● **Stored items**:
——

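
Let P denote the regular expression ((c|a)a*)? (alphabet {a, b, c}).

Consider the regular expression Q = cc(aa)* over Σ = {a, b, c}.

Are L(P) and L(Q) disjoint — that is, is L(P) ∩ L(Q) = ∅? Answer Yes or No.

Converting the expression P to a DFA (subset construction, then merging equivalent states) gives the minimal DFA with states {p0, p1, p2}, start state p0, accepting states {p0, p1} and transitions p0: a→p1, b→p2, c→p1; p1: a→p1, b→p2, c→p2; p2: a→p2, b→p2, c→p2.
Converting the expression Q to a DFA (subset construction, then merging equivalent states) gives the minimal DFA with states {q0, q1, q2, q3, q4}, start state q0, accepting states {q3} and transitions q0: a→q1, b→q1, c→q2; q1: a→q1, b→q1, c→q1; q2: a→q1, b→q1, c→q3; q3: a→q4, b→q1, c→q1; q4: a→q3, b→q1, c→q1.
Exploring the product automaton P × Q from the start pair (p0, q0), following both machines on each input symbol, reaches 6 state pairs: (p0, q0), (p1, q1), (p2, q1), (p1, q2), (p2, q3), (p2, q4).
P accepts in {p0, p1} and Q accepts in {q3}; no reachable pair has both components accepting, so no string drives both machines to acceptance simultaneously and L(P) ∩ L(Q) = ∅.
So no string is accepted by both, and the intersection is empty.

Yes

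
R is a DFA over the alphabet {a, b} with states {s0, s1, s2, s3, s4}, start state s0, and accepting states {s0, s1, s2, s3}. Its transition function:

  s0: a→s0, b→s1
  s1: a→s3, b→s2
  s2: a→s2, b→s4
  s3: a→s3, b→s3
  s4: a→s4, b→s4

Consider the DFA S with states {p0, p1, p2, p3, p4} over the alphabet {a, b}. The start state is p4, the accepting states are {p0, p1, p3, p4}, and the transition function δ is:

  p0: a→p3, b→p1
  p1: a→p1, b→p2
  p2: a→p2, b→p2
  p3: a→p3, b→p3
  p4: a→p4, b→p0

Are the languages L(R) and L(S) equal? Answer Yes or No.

Yes

Exploring the product automaton R × S from the start pair (s0, p4), following both machines on each input symbol, reaches 5 state pairs: (s0, p4), (s1, p0), (s3, p3), (s2, p1), (s4, p2).
R accepts in {s0, s1, s2, s3} and S accepts in {p0, p1, p3, p4}. In every reachable pair the two components are either both accepting — (s0, p4), (s1, p0), (s3, p3), (s2, p1) — or both non-accepting, so no string is accepted by exactly one of the machines: L(R) \ L(S) and L(S) \ L(R) are both empty.
Hence every string is accepted by R iff it is accepted by S, and the two languages coincide.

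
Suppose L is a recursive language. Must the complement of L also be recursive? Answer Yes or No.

Run the decider for L and flip its answer; since the decider halts on every input, this decides the complement.
So the recursive languages are closed under complement.

Yes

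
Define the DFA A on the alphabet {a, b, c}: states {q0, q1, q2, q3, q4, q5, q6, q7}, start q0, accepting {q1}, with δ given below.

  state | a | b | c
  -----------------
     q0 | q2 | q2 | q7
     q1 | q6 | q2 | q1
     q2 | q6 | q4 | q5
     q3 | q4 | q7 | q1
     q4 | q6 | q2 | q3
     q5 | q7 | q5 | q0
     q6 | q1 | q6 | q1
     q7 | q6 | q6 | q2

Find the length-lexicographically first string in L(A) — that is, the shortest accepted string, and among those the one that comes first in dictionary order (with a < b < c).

aaa

A breadth-first search from q0 reaches an accepting state first via the path q0 → q2 → q6 → q1 on input aaa.
No string of length < 3 is accepted (BFS exhausts all shorter strings without reaching an accepting state), and aaa is the lexicographically least accepting string of length 3.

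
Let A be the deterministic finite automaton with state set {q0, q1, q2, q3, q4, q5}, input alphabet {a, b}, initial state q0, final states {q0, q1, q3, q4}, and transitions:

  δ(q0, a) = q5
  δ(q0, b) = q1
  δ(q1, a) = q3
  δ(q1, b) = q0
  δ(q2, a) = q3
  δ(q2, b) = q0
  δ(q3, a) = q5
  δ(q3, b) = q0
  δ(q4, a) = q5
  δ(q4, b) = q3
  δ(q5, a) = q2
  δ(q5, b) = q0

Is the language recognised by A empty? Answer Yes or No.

No

The empty string ε is accepted: the run q0 ends in the accepting state q0.
Since at least one string is accepted, L(A) is not empty.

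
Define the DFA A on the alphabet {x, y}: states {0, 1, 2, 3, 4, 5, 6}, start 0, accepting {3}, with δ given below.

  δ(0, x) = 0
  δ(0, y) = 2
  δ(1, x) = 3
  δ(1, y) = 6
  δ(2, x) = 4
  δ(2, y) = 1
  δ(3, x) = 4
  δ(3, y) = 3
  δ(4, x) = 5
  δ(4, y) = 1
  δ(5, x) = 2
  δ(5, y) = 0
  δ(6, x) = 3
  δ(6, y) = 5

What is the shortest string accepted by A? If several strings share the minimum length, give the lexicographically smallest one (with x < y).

A breadth-first search from 0 reaches an accepting state first via the path 0 → 2 → 1 → 3 on input yyx.
No string of length < 3 is accepted (BFS exhausts all shorter strings without reaching an accepting state), and yyx is the lexicographically least accepting string of length 3.

yyx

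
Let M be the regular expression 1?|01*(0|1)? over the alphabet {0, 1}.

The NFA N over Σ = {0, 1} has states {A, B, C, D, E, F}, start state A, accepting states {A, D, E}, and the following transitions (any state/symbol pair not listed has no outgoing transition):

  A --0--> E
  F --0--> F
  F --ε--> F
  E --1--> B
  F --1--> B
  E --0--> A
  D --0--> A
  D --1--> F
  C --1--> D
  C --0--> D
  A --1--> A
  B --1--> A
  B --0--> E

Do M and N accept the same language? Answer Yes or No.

No

The string 01 is accepted by M but rejected by N.
So L(M) ≠ L(N).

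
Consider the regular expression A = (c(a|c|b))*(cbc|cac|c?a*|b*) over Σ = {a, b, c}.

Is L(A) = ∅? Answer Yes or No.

No

The empty string ε matches the expression, so it belongs to L(A).
Since L(A) contains at least one string, it is not empty.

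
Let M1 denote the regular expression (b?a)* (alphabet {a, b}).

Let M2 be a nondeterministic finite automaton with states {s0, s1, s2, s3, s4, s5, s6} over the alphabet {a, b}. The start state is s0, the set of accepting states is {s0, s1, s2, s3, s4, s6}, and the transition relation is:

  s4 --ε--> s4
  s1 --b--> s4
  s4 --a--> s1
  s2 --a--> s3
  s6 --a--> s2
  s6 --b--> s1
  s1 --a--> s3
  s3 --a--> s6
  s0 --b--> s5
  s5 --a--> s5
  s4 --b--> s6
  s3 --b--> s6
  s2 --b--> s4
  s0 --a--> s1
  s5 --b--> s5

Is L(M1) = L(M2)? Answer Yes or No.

The string ba is accepted by M1 but rejected by M2.
So L(M1) ≠ L(M2).

No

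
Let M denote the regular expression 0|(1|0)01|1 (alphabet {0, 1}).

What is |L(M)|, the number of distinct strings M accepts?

4

The expression has no Kleene star, so L(M) is finite. Expanding the alternatives gives {0, 1, 001, 101}.
That is 2 of length 1, 2 of length 3: 4 strings in all.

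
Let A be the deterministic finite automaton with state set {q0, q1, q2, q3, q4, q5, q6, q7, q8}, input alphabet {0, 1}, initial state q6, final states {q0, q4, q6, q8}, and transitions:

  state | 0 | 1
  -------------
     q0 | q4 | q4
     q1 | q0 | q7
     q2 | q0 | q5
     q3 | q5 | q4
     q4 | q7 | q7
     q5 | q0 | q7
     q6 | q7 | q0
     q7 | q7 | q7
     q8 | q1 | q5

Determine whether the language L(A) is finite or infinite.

finite

The useful states (reachable from q6 and able to reach an accepting state) are {q0, q4, q6}.
Restricted to these states the transition graph has no cycle, so every accepting path has bounded length and L is finite.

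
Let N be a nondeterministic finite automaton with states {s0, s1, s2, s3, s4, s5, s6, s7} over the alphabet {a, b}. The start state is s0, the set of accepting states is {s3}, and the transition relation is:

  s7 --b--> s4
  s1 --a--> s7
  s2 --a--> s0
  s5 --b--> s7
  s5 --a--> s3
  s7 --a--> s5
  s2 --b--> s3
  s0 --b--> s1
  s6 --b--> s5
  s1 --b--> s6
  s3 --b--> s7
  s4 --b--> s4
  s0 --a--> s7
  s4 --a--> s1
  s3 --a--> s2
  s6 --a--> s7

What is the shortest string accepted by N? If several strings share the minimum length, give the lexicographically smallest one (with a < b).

A breadth-first search from s0 reaches an accepting state first via the path s0 → s7 → s5 → s3 on input aaa.
No string of length < 3 is accepted (BFS exhausts all shorter strings without reaching an accepting state), and aaa is the lexicographically least accepting string of length 3.

aaa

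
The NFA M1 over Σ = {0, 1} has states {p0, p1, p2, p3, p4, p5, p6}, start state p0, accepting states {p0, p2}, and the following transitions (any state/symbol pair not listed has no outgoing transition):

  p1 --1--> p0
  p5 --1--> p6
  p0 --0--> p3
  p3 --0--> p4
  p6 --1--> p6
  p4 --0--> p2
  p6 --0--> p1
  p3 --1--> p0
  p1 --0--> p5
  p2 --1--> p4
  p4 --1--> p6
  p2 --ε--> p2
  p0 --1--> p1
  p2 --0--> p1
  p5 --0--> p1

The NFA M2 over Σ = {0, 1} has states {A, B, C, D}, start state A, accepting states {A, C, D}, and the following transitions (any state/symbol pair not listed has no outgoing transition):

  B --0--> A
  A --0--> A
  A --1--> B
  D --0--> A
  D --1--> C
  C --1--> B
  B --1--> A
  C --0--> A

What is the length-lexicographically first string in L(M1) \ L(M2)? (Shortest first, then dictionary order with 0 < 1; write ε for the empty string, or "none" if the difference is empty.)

01

The string 01 is accepted by M1 but not by M2.
No shorter string lies in the difference, and 01 is the lexicographically first length-2 string in L(M1) \ L(M2).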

——

The lines to return are those in the entries above that include "initial".

● **SOLUTION TO THE PROBLEM**:
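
Let A be the deterministic finite automaton with state set {q0, q1, q2, q3, q4, q5}, input alphabet {a, b}, initial state q0, final states {q0, q1, q3, q4}, and transitions:
Let A be the deterministic finite automaton with state set {q0, q1, q2, q3, q4, q5, q6, q7, q8}, input alphabet {0, 1}, initial state q6, final states {q0, q4, q6, q8}, and transitions: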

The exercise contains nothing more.